● TASK INPUTS
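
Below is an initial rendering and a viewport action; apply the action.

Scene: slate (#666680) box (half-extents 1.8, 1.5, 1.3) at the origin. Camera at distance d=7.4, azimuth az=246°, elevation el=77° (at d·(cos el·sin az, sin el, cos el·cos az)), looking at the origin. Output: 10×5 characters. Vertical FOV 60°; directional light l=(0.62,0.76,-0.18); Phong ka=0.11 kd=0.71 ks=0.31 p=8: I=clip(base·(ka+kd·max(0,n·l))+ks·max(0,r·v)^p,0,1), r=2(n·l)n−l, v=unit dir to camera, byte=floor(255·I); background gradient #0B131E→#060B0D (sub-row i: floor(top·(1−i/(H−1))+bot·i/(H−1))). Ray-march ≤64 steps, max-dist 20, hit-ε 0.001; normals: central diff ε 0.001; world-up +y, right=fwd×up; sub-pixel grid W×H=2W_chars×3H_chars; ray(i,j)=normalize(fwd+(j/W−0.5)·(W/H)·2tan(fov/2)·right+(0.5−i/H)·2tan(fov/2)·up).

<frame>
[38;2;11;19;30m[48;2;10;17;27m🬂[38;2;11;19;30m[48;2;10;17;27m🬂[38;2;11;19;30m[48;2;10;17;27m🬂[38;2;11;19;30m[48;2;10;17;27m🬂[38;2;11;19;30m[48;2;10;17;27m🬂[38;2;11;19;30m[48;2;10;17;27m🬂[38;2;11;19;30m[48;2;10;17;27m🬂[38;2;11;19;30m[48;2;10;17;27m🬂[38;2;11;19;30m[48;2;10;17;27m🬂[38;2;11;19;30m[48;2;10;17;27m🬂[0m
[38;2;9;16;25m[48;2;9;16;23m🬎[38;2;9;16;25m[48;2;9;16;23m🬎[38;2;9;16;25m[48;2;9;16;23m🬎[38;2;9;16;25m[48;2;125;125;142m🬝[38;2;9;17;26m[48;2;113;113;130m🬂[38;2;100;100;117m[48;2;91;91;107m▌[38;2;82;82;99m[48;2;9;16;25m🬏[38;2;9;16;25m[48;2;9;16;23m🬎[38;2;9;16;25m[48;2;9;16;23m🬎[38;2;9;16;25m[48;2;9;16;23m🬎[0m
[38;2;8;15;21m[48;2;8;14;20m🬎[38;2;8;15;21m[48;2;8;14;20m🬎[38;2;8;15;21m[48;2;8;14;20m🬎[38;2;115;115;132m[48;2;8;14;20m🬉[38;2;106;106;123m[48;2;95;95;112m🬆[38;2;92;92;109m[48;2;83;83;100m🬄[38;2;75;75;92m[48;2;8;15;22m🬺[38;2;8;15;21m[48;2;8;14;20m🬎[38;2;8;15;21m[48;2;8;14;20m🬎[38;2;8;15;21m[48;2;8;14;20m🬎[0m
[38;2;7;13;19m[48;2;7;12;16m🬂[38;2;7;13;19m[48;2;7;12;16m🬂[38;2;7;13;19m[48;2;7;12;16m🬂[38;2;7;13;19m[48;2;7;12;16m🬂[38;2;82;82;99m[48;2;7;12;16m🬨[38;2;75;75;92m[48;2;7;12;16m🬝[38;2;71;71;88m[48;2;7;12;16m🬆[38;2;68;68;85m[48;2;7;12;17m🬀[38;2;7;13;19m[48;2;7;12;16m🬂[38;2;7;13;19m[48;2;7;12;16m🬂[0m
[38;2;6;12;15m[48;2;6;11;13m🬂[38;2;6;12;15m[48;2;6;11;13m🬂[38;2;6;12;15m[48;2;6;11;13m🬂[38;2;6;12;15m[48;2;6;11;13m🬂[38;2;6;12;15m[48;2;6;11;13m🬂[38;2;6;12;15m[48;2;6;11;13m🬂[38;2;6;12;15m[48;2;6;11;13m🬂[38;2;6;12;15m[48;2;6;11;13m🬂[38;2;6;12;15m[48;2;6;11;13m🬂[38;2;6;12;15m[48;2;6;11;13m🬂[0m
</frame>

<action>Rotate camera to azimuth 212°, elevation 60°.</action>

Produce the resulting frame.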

==

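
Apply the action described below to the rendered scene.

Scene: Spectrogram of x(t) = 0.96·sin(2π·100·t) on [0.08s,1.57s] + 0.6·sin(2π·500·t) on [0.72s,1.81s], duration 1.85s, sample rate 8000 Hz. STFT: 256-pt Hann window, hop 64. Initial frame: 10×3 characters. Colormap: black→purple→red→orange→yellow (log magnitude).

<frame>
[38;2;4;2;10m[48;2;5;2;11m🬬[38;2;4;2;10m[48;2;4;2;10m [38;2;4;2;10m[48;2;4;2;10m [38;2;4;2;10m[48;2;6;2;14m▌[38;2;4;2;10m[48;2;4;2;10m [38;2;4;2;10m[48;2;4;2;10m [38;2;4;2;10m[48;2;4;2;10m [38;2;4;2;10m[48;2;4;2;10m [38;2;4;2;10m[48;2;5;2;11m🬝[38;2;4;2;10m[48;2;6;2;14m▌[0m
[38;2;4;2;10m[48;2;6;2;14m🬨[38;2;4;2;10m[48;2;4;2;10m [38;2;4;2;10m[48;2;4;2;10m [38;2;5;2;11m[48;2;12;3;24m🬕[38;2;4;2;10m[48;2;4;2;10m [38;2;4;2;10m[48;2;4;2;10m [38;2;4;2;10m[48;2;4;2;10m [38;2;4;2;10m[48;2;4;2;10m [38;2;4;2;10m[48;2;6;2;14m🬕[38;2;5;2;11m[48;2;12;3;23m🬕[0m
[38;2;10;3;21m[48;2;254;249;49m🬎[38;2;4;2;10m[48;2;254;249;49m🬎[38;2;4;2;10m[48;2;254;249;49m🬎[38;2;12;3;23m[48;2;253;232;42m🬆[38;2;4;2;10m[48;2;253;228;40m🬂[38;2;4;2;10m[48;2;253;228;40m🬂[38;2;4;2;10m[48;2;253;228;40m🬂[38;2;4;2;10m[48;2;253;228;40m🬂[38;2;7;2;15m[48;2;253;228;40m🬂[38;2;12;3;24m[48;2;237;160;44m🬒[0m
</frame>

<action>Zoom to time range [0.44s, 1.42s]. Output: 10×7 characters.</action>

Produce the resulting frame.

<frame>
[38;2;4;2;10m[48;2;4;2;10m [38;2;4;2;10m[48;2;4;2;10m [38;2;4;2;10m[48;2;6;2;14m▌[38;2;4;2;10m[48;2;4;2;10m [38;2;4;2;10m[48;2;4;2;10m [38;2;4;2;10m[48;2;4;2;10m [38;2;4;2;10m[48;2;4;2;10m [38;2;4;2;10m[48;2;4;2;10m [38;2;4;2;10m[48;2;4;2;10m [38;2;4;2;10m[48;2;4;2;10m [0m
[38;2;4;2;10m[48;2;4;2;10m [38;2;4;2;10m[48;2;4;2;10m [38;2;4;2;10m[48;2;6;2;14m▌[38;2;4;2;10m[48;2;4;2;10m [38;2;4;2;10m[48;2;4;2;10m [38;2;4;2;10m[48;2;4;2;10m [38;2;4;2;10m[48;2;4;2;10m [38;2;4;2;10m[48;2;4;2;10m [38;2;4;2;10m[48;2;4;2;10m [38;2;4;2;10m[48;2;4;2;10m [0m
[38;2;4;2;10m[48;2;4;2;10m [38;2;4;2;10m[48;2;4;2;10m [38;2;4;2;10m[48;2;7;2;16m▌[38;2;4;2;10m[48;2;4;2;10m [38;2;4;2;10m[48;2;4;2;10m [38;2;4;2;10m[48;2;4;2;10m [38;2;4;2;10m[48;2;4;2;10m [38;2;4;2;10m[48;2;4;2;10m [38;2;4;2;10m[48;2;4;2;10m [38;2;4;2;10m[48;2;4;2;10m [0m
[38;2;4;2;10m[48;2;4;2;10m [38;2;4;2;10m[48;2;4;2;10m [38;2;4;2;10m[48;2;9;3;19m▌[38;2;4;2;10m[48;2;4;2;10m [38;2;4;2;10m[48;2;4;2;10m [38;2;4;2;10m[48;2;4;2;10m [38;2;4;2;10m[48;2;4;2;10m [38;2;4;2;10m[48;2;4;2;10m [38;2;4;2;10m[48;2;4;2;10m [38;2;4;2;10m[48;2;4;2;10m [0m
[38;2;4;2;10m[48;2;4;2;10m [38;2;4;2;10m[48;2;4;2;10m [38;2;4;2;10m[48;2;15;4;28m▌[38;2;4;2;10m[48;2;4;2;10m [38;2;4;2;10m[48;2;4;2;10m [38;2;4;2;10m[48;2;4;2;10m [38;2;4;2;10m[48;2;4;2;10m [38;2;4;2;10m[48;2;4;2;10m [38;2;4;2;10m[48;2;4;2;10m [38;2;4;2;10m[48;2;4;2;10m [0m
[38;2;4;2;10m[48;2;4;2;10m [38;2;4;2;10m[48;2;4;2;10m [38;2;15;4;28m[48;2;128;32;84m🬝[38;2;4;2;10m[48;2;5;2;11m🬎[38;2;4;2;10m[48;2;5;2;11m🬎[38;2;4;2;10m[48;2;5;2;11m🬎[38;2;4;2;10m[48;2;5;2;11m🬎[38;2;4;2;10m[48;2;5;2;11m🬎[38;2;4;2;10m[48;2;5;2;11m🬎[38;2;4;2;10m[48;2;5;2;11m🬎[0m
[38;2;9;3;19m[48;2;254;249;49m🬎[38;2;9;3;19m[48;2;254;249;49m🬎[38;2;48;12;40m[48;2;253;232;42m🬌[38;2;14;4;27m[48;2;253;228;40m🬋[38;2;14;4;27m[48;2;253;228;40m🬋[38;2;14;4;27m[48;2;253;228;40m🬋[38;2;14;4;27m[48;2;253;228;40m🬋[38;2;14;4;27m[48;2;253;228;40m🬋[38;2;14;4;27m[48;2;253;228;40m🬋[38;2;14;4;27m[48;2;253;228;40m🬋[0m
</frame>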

● WORK TO BE COMPLETED
Within the material, count each line that includes the word "elevation", and give the total by itself.

● EXERCISE RESPONSE
2